• **Task objective**
Every record that follows must be returned word for word.

--- Given records ---

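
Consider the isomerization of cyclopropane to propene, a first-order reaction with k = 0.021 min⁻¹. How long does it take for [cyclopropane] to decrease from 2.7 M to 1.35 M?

33.01 min

Step 1: For first-order: t = ln([cyclopropane]₀/[cyclopropane])/k
Step 2: t = ln(2.7/1.35)/0.021
Step 3: t = ln(2)/0.021
Step 4: t = 0.6931/0.021 = 33.01 min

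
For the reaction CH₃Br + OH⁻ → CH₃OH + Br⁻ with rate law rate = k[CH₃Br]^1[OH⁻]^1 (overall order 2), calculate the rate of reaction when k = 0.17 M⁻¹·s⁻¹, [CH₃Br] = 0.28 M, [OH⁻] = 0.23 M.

0.01095 M/s

Step 1: The rate law is rate = k[CH₃Br]^1[OH⁻]^1, overall order = 1+1 = 2
Step 2: Substitute values: rate = 0.17 × (0.28)^1 × (0.23)^1
Step 3: rate = 0.17 × 0.28 × 0.23 = 0.010948 M/s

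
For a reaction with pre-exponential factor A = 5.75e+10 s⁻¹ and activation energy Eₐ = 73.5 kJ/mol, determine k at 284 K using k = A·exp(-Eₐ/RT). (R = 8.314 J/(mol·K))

1.74e-03 s⁻¹

Step 1: Use the Arrhenius equation: k = A × exp(-Eₐ/RT)
Step 2: Convert Eₐ to J/mol: 73.5 kJ/mol = 73500 J/mol
Step 3: Calculate the exponent: -Eₐ/(RT) = -73500/(8.314 × 284) = -31.12856
Step 4: k = 5.75e+10 × exp(-31.12856)
Step 5: k = 5.75e+10 × 3.02718e-14 = 1.7406e-03 s⁻¹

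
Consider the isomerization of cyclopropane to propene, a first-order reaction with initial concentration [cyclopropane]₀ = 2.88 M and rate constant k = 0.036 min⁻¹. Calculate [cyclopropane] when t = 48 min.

0.5116 M

Step 1: For a first-order reaction: [cyclopropane] = [cyclopropane]₀ × e^(-kt)
Step 2: [cyclopropane] = 2.88 × e^(-0.036 × 48)
Step 3: [cyclopropane] = 2.88 × e^(-1.728)
Step 4: [cyclopropane] = 2.88 × 0.177639 = 0.5116 M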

---

• **Reply**
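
Consider the isomerization of cyclopropane to propene, a first-order reaction with k = 0.021 min⁻¹. How long does it take for [cyclopropane] to decrease from 2.7 M to 1.35 M?

33.01 min

Step 1: For first-order: t = ln([cyclopropane]₀/[cyclopropane])/k
Step 2: t = ln(2.7/1.35)/0.021
Step 3: t = ln(2)/0.021
Step 4: t = 0.6931/0.021 = 33.01 min

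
For the reaction CH₃Br + OH⁻ → CH₃OH + Br⁻ with rate law rate = k[CH₃Br]^1[OH⁻]^1 (overall order 2), calculate the rate of reaction when k = 0.17 M⁻¹·s⁻¹, [CH₃Br] = 0.28 M, [OH⁻] = 0.23 M.

0.01095 M/s

Step 1: The rate law is rate = k[CH₃Br]^1[OH⁻]^1, overall order = 1+1 = 2
Step 2: Substitute values: rate = 0.17 × (0.28)^1 × (0.23)^1
Step 3: rate = 0.17 × 0.28 × 0.23 = 0.010948 M/s

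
For a reaction with pre-exponential factor A = 5.75e+10 s⁻¹ and activation energy Eₐ = 73.5 kJ/mol, determine k at 284 K using k = A·exp(-Eₐ/RT). (R = 8.314 J/(mol·K))

1.74e-03 s⁻¹

Step 1: Use the Arrhenius equation: k = A × exp(-Eₐ/RT)
Step 2: Convert Eₐ to J/mol: 73.5 kJ/mol = 73500 J/mol
Step 3: Calculate the exponent: -Eₐ/(RT) = -73500/(8.314 × 284) = -31.12856
Step 4: k = 5.75e+10 × exp(-31.12856)
Step 5: k = 5.75e+10 × 3.02718e-14 = 1.7406e-03 s⁻¹

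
Consider the isomerization of cyclopropane to propene, a first-order reaction with initial concentration [cyclopropane]₀ = 2.88 M and rate constant k = 0.036 min⁻¹. Calculate [cyclopropane] when t = 48 min.

0.5116 M

Step 1: For a first-order reaction: [cyclopropane] = [cyclopropane]₀ × e^(-kt)
Step 2: [cyclopropane] = 2.88 × e^(-0.036 × 48)
Step 3: [cyclopropane] = 2.88 × e^(-1.728)
Step 4: [cyclopropane] = 2.88 × 0.177639 = 0.5116 M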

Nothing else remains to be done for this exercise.